(Collected data entries)
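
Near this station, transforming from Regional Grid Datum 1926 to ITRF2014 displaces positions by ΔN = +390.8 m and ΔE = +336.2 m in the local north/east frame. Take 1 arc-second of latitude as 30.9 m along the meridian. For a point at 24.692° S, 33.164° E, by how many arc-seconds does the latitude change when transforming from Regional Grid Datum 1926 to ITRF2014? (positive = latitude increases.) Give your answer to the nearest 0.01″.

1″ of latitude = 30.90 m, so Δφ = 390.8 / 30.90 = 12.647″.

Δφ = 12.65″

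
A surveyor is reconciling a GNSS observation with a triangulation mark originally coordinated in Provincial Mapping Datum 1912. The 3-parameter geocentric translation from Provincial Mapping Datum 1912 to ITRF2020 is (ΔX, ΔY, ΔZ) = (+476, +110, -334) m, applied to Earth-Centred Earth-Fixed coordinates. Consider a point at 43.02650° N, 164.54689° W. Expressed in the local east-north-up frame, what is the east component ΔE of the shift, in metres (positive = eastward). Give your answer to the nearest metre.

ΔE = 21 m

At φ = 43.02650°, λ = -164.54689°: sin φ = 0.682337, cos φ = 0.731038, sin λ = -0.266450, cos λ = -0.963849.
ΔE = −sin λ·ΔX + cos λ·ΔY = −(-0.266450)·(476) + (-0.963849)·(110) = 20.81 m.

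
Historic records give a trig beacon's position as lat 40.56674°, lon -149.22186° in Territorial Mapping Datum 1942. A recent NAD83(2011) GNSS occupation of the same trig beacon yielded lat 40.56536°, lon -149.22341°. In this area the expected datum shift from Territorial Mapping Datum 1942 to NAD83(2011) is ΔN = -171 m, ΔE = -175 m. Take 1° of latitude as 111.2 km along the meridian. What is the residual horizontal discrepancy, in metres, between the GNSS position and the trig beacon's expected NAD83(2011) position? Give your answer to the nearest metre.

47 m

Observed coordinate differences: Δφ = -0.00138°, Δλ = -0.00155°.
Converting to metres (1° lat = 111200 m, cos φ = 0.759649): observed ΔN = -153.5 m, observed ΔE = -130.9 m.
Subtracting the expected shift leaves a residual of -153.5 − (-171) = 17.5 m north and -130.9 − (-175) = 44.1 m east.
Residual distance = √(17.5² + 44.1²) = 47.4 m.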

---

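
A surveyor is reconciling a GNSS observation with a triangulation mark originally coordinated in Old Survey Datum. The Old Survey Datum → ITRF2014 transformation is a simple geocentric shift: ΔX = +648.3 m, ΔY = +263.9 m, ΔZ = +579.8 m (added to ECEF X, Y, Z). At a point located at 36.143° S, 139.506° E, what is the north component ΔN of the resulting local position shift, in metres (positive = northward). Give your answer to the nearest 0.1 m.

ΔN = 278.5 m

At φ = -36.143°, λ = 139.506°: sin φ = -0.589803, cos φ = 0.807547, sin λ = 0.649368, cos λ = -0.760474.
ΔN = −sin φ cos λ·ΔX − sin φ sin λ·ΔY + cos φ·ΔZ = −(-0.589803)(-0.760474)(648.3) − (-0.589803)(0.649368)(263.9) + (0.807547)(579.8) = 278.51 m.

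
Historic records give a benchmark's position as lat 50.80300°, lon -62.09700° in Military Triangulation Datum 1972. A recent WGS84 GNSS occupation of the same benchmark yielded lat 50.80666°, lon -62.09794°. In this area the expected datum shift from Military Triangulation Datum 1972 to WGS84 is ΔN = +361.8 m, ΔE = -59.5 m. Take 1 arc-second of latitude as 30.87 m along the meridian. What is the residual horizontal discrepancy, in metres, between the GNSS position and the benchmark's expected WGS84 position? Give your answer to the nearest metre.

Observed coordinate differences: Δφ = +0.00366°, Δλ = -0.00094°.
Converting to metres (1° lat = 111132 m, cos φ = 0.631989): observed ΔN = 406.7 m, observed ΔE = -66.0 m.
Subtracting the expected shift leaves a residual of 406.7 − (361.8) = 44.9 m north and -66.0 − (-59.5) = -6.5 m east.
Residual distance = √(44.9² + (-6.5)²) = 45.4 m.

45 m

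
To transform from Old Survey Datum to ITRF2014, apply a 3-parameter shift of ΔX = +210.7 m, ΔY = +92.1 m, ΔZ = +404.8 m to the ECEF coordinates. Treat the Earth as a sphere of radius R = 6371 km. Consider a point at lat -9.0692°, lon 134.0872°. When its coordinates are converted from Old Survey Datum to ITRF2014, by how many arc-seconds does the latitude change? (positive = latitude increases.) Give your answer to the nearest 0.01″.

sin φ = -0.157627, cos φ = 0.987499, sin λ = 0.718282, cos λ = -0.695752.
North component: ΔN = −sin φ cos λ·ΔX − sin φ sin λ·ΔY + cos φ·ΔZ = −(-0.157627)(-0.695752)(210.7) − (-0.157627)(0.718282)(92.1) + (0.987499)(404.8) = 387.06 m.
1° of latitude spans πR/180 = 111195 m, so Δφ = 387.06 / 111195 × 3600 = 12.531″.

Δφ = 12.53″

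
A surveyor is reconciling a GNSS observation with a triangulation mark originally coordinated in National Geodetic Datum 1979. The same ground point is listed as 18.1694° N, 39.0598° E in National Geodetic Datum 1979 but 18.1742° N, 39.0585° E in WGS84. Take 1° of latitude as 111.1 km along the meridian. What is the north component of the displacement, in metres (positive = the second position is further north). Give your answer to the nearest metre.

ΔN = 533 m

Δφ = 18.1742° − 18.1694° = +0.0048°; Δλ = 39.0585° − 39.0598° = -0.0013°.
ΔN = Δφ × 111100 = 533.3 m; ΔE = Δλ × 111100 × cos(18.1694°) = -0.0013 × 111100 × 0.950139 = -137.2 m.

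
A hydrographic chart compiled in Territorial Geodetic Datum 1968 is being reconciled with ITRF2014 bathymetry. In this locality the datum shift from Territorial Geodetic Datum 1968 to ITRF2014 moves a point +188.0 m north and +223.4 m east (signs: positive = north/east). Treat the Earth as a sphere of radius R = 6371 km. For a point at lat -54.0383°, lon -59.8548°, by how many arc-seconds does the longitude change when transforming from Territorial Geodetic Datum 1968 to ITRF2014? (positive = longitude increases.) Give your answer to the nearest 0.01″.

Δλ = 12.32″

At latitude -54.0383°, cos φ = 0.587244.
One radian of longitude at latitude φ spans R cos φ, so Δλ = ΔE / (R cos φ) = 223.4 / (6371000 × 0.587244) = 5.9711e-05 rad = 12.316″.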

==

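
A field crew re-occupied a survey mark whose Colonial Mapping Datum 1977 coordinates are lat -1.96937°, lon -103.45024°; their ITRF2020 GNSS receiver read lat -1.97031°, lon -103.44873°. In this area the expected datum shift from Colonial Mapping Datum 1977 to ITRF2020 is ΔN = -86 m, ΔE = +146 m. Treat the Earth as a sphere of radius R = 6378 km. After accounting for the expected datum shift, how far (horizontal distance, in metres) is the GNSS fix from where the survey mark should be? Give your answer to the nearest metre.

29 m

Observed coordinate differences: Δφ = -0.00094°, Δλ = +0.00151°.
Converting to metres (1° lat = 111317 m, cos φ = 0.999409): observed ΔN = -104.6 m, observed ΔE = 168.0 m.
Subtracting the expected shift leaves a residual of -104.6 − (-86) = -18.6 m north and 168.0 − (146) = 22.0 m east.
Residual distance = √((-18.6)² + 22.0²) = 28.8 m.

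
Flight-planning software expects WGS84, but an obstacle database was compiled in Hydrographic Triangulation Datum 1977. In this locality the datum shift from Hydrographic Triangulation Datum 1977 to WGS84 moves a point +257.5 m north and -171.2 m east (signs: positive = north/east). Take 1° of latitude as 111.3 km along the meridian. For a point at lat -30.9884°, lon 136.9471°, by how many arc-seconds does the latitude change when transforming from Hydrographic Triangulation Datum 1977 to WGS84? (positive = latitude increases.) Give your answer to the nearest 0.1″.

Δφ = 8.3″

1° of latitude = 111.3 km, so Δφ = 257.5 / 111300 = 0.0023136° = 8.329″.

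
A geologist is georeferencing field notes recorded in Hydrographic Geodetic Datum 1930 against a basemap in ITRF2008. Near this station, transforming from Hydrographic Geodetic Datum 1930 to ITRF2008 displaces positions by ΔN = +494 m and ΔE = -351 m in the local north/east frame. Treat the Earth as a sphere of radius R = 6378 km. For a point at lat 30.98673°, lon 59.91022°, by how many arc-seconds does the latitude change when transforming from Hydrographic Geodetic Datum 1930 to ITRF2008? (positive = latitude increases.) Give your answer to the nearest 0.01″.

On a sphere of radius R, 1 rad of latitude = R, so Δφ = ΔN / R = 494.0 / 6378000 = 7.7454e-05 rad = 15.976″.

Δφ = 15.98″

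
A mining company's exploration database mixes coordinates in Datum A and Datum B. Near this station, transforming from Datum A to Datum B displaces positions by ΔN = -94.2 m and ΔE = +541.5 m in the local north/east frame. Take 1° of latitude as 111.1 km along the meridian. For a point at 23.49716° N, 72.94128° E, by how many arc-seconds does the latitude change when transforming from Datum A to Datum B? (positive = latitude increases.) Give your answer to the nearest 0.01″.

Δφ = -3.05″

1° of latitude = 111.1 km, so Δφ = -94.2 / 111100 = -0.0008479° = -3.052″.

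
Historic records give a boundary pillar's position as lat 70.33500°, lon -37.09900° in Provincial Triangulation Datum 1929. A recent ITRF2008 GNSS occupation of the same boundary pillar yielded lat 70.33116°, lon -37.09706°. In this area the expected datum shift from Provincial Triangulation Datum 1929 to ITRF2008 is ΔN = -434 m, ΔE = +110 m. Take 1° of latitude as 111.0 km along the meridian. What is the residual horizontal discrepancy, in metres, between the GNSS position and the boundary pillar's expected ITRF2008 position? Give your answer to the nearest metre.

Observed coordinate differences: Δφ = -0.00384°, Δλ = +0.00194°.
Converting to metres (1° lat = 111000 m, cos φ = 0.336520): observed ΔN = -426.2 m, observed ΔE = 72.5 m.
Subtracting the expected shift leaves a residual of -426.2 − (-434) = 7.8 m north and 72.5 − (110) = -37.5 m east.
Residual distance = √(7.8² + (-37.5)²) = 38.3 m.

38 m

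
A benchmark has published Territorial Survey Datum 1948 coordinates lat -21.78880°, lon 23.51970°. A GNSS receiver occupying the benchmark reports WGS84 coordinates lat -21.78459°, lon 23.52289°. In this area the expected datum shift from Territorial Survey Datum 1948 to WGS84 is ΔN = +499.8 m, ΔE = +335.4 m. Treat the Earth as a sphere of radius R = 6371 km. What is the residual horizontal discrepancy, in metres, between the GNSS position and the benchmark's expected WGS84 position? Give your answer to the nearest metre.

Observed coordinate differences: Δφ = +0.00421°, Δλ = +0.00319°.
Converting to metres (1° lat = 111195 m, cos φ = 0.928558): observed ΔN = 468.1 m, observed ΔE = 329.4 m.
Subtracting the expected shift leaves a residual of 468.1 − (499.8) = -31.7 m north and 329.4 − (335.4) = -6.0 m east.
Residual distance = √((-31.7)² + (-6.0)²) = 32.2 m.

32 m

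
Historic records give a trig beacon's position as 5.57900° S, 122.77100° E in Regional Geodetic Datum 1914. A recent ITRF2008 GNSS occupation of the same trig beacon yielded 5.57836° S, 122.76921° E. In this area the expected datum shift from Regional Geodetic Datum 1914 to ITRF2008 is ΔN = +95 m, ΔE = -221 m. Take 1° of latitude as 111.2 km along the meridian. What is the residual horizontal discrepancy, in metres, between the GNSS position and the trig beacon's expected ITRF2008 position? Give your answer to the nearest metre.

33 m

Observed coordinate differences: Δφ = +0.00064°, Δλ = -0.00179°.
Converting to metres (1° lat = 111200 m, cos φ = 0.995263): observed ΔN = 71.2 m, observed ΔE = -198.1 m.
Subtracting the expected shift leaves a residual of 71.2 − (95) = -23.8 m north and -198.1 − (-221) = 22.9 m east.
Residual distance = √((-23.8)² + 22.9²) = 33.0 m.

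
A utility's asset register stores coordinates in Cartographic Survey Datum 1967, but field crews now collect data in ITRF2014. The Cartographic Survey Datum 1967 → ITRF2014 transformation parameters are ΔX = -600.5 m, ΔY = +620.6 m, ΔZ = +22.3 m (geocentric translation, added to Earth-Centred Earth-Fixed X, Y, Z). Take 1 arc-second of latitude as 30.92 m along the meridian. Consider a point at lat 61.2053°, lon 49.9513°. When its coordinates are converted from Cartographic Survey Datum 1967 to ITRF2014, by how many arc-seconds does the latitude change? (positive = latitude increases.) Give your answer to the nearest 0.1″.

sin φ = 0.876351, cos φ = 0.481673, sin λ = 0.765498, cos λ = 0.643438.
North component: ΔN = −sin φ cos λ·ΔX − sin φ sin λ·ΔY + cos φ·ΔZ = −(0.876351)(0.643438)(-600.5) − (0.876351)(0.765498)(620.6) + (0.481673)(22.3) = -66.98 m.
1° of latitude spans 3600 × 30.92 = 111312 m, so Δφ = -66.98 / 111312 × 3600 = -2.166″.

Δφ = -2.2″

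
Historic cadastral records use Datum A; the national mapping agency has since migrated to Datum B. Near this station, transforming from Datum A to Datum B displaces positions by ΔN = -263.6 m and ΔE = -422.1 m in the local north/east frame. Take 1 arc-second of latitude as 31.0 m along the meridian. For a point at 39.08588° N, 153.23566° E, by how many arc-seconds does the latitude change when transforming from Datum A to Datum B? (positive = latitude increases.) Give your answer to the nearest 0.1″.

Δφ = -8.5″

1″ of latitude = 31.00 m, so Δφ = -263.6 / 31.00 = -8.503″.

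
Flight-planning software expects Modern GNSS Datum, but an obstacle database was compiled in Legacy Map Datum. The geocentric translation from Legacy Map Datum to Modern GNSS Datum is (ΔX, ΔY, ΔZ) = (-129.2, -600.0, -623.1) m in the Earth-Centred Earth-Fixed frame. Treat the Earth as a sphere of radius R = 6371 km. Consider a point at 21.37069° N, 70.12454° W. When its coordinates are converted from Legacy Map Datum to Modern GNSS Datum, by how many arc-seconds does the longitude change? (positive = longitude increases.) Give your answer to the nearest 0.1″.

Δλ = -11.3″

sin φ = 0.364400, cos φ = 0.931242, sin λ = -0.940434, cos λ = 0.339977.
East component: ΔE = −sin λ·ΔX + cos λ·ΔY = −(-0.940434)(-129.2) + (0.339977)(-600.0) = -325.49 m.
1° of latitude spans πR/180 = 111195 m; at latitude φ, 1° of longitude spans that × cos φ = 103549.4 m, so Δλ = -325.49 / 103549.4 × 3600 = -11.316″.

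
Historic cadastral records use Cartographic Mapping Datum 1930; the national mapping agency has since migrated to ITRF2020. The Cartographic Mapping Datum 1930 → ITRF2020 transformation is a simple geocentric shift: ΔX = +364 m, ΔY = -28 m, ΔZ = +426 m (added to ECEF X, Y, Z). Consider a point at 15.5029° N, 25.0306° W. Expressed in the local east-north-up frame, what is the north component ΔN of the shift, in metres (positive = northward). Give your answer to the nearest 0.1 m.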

Task to complete:
Every line from the line containing "Flight-planning software expects Modern" through the line containing "Historic cadastral records use Cartographic" in the records above must be retyped exactly. Leave out the rest.

Output for this exercise:
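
Flight-planning software expects Modern GNSS Datum, but an obstacle database was compiled in Legacy Map Datum. The geocentric translation from Legacy Map Datum to Modern GNSS Datum is (ΔX, ΔY, ΔZ) = (-129.2, -600.0, -623.1) m in the Earth-Centred Earth-Fixed frame. Treat the Earth as a sphere of radius R = 6371 km. Consider a point at 21.37069° N, 70.12454° W. When its coordinates are converted from Legacy Map Datum to Modern GNSS Datum, by how many arc-seconds does the longitude change? (positive = longitude increases.) Give your answer to the nearest 0.1″.

Δλ = -11.3″

sin φ = 0.364400, cos φ = 0.931242, sin λ = -0.940434, cos λ = 0.339977.
East component: ΔE = −sin λ·ΔX + cos λ·ΔY = −(-0.940434)(-129.2) + (0.339977)(-600.0) = -325.49 m.
1° of latitude spans πR/180 = 111195 m; at latitude φ, 1° of longitude spans that × cos φ = 103549.4 m, so Δλ = -325.49 / 103549.4 × 3600 = -11.316″.

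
Historic cadastral records use Cartographic Mapping Datum 1930; the national mapping agency has since migrated to ITRF2020. The Cartographic Mapping Datum 1930 → ITRF2020 transformation is a simple geocentric shift: ΔX = +364 m, ΔY = -28 m, ΔZ = +426 m (added to ECEF X, Y, Z). Consider a point at 15.5029° N, 25.0306° W. Expressed in the local east-north-up frame, what is the north component ΔN of the shift, in metres (positive = northward). Give your answer to the nearest 0.1 m.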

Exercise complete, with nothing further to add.